## [WHAT NEEDS TO BE DONE]
Repeat the records below exactly, beginning at the first line and finishing with the line that contains "Hg²⁺(aq) + 2 e⁻".

Records from a data collection
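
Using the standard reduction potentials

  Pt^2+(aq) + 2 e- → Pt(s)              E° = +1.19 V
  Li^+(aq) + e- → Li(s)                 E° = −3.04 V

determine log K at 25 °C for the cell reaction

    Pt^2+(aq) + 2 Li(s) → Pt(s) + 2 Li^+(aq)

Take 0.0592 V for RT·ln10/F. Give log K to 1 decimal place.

The Pt²⁺/Pt couple is reduced (cathode); E°cell = +1.19 − (−3.04) = +4.23 V with n = 2.
At equilibrium E = 0, so log K = nE°cell / 0.0592 = (2)(+4.23) / 0.0592 = 142.9.

log K = 142.9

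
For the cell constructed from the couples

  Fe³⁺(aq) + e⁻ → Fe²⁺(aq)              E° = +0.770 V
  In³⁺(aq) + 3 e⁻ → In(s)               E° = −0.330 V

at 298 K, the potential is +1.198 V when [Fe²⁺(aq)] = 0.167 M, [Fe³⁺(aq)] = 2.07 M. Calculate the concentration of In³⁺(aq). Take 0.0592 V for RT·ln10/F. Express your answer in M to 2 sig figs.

0.021 M

Fe³⁺/Fe²⁺ is the cathode (higher E°); E°cell = +0.770 − (−0.330) = +1.100 V with n = 3.
Rearranging E = E° − (0.0592/n)·log Q gives log Q = 3(+1.100 − (+1.198))/0.0592 = −4.966.
The balanced reaction is 3 Fe³⁺(aq) + In(s) → 3 Fe²⁺(aq) + In³⁺(aq), so Q = ([Fe²⁺(aq)]^3·[In³⁺(aq)]) / [Fe³⁺(aq)]^3.
Solving for the unknown gives log [In³⁺(aq)] = −1.686, so [In³⁺(aq)] ≈ 0.021 M.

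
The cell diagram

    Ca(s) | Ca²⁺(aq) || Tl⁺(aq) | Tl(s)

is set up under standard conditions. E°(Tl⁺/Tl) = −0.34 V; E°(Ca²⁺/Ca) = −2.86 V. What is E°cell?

By convention the left-hand electrode in cell notation is the anode (oxidation) and the right-hand electrode is the cathode (reduction).
E°cell = E°(right) − E°(left) = −0.34 − (−2.86) = +2.52 V.

+2.52 V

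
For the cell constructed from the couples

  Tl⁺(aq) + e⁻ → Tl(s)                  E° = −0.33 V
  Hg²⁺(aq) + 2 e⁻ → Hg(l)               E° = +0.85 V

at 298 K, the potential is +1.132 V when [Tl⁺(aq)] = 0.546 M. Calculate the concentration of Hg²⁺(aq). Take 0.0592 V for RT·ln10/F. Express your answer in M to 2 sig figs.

The Hg²⁺/Hg couple has the larger reduction potential, so it is the cathode: E°cell = +0.85 − (−0.33) = +1.18 V and n = 2.
From the Nernst equation, log Q = n(E° − E)/0.0592 = 2·(+1.18 − (+1.132))/0.0592 = 1.622.
Balancing electrons gives Hg²⁺(aq) + 2 Tl(s) → Hg(l) + 2 Tl⁺(aq); thus Q = [Tl⁺(aq)]^2 / [Hg²⁺(aq)].
Substituting the known concentrations and solving, log [Hg²⁺(aq)] = −2.148 and [Hg²⁺(aq)] = 0.0071 M.

0.0071 M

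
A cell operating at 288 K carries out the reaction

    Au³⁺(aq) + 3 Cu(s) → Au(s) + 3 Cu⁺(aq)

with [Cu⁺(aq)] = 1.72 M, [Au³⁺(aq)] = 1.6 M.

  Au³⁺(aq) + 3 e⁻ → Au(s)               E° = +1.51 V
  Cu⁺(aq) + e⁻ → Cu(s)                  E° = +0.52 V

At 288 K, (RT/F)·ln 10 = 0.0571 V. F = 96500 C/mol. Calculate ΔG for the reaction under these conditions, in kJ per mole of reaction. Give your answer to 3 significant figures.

The standard cell potential is +1.51 − (+0.52) = +0.99 V, with n = 3 electrons in the balanced equation.
The reaction quotient is [Cu⁺(aq)]^3 / [Au³⁺(aq)] = 3.18; by Nernst, E = +0.99 − (0.0571/3)(0.502) = +0.9804 V.
Finally ΔG = −nFE = −(3)(96500 C/mol)(+0.9804 V) = −284 kJ/mol.

−284 kJ/mol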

## [ANSWER TO THE EXERCISE]
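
Using the standard reduction potentials

  Pt^2+(aq) + 2 e- → Pt(s)              E° = +1.19 V
  Li^+(aq) + e- → Li(s)                 E° = −3.04 V

determine log K at 25 °C for the cell reaction

    Pt^2+(aq) + 2 Li(s) → Pt(s) + 2 Li^+(aq)

Take 0.0592 V for RT·ln10/F. Give log K to 1 decimal place.

The Pt²⁺/Pt couple is reduced (cathode); E°cell = +1.19 − (−3.04) = +4.23 V with n = 2.
At equilibrium E = 0, so log K = nE°cell / 0.0592 = (2)(+4.23) / 0.0592 = 142.9.

log K = 142.9

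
For the cell constructed from the couples

  Fe³⁺(aq) + e⁻ → Fe²⁺(aq)              E° = +0.770 V
  In³⁺(aq) + 3 e⁻ → In(s)               E° = −0.330 V

at 298 K, the potential is +1.198 V when [Fe²⁺(aq)] = 0.167 M, [Fe³⁺(aq)] = 2.07 M. Calculate the concentration of In³⁺(aq). Take 0.0592 V for RT·ln10/F. Express your answer in M to 2 sig figs.

0.021 M

Fe³⁺/Fe²⁺ is the cathode (higher E°); E°cell = +0.770 − (−0.330) = +1.100 V with n = 3.
Rearranging E = E° − (0.0592/n)·log Q gives log Q = 3(+1.100 − (+1.198))/0.0592 = −4.966.
The balanced reaction is 3 Fe³⁺(aq) + In(s) → 3 Fe²⁺(aq) + In³⁺(aq), so Q = ([Fe²⁺(aq)]^3·[In³⁺(aq)]) / [Fe³⁺(aq)]^3.
Solving for the unknown gives log [In³⁺(aq)] = −1.686, so [In³⁺(aq)] ≈ 0.021 M.

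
The cell diagram

    Ca(s) | Ca²⁺(aq) || Tl⁺(aq) | Tl(s)

is set up under standard conditions. E°(Tl⁺/Tl) = −0.34 V; E°(Ca²⁺/Ca) = −2.86 V. What is E°cell?

By convention the left-hand electrode in cell notation is the anode (oxidation) and the right-hand electrode is the cathode (reduction).
E°cell = E°(right) − E°(left) = −0.34 − (−2.86) = +2.52 V.

+2.52 V

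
For the cell constructed from the couples

  Tl⁺(aq) + e⁻ → Tl(s)                  E° = −0.33 V
  Hg²⁺(aq) + 2 e⁻ → Hg(l)               E° = +0.85 V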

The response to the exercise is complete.